Stored data entries
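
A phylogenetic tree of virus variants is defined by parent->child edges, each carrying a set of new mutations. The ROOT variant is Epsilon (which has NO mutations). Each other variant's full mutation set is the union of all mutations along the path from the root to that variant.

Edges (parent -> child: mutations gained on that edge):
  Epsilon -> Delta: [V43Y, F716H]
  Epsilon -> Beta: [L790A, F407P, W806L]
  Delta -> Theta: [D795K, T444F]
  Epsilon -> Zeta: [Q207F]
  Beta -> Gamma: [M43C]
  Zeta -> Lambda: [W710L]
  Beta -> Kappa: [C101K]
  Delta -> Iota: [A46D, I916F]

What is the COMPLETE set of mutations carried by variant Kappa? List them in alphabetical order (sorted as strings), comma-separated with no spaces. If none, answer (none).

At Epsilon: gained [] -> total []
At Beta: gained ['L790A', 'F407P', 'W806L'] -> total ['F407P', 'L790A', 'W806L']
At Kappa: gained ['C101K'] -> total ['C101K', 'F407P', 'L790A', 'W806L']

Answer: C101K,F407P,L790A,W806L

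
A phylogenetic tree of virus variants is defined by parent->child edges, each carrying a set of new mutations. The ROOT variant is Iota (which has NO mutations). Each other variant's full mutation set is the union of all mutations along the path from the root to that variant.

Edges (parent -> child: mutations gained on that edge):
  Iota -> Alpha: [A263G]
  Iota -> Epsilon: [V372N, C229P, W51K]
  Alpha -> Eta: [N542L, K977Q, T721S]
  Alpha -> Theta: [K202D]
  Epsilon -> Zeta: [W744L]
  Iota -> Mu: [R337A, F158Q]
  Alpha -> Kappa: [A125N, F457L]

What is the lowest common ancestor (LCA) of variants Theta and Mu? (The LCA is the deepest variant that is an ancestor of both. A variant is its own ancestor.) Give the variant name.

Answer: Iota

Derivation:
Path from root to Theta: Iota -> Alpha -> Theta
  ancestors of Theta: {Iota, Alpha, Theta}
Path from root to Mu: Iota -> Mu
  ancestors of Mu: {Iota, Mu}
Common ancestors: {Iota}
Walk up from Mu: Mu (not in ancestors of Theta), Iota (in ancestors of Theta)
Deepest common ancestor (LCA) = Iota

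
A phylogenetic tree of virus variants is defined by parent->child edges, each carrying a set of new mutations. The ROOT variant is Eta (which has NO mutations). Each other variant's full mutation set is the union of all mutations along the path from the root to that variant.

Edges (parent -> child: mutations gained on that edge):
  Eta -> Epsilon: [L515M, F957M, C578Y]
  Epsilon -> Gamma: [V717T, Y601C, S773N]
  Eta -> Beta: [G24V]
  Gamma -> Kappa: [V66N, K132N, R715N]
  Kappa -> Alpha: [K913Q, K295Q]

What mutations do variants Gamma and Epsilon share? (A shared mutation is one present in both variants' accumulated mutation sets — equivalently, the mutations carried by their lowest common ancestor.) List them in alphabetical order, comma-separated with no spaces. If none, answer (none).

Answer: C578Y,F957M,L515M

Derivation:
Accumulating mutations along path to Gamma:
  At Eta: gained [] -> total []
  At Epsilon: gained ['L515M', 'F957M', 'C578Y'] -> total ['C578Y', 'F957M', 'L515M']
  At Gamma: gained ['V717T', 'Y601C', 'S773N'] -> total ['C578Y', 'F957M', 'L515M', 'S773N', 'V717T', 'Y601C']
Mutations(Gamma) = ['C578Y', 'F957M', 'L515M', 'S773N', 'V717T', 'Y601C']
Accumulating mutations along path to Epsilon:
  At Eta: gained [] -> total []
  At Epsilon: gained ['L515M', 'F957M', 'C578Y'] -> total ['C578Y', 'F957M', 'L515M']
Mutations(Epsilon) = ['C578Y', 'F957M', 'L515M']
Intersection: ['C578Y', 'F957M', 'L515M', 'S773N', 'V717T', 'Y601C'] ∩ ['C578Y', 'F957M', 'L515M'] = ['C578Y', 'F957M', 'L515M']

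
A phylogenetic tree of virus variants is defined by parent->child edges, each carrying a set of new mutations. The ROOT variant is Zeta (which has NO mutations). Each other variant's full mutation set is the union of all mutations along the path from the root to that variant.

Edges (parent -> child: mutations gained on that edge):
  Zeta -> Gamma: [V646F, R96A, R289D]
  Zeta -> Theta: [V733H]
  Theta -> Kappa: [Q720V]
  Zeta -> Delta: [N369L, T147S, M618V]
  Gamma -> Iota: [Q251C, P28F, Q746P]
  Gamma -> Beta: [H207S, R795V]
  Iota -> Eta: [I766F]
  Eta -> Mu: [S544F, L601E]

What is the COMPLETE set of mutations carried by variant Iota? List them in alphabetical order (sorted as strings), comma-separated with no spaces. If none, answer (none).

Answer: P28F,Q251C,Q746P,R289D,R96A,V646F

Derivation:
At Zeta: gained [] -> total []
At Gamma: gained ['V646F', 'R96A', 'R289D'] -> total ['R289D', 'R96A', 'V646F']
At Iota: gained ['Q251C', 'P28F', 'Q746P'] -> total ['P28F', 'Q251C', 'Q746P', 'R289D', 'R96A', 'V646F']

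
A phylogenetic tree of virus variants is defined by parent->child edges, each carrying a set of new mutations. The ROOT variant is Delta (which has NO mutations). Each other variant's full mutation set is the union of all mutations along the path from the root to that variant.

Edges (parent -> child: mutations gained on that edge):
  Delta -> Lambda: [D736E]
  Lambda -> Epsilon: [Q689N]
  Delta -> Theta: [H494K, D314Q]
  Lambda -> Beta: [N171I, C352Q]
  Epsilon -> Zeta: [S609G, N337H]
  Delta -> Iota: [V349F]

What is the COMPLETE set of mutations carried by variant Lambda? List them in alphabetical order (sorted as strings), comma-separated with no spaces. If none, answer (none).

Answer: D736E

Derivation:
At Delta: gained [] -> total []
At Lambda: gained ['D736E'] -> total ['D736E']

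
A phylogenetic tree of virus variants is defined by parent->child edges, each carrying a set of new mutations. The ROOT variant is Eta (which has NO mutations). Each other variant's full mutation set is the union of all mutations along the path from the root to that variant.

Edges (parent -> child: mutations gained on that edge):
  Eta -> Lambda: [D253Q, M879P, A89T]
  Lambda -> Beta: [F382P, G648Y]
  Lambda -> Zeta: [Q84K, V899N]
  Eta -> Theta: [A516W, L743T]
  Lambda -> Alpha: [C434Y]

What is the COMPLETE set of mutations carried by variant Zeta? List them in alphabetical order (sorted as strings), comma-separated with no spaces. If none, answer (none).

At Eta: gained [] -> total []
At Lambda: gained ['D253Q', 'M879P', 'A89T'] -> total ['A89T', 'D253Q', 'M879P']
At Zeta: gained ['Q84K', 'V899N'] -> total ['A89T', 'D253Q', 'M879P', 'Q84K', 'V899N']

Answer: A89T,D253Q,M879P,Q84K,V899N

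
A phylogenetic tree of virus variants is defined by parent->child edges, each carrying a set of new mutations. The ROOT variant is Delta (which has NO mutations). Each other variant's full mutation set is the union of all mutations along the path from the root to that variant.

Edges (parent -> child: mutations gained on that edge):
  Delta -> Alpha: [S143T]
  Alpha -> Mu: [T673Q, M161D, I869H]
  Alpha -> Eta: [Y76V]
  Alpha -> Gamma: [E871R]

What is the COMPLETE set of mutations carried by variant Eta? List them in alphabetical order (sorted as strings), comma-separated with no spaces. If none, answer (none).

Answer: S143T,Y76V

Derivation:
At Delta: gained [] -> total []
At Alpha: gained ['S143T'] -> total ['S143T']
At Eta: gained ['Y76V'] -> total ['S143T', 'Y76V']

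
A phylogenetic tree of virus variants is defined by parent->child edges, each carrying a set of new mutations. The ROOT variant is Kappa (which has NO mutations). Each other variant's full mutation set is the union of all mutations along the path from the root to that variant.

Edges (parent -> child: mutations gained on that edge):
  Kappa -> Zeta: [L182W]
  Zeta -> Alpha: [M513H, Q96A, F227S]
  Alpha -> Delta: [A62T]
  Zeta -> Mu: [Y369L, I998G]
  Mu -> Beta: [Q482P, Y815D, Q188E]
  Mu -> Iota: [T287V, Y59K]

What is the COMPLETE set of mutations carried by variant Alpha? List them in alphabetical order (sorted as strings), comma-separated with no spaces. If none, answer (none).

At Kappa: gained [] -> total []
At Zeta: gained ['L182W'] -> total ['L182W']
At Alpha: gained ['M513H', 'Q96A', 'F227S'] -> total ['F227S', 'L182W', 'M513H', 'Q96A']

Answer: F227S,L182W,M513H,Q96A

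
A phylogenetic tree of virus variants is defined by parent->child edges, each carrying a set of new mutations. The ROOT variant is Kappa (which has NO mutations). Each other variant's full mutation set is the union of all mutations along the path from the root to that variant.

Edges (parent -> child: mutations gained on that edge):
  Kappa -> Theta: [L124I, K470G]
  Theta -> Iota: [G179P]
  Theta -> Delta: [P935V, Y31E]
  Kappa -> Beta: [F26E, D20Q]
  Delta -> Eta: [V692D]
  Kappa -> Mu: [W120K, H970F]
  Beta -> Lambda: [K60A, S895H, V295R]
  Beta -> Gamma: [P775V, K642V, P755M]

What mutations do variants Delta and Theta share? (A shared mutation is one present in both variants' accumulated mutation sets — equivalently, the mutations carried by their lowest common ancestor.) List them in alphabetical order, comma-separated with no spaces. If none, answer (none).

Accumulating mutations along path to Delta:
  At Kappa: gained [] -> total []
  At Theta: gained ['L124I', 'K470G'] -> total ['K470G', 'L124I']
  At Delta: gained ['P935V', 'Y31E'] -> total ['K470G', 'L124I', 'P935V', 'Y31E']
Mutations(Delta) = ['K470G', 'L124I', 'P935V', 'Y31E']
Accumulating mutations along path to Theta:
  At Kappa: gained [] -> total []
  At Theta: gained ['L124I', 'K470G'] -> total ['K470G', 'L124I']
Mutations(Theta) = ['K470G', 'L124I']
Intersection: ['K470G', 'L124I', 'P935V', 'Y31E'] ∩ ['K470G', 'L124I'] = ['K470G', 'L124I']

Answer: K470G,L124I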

» Required work
Return exactly the lines above from the line that has "Delta -> Eta: [V692D]" through the line that has "Beta -> Gamma: [P775V, K642V, P755M]", inclusive, and nothing else.

» Task result
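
  Delta -> Eta: [V692D]
  Kappa -> Mu: [W120K, H970F]
  Beta -> Lambda: [K60A, S895H, V295R]
  Beta -> Gamma: [P775V, K642V, P755M]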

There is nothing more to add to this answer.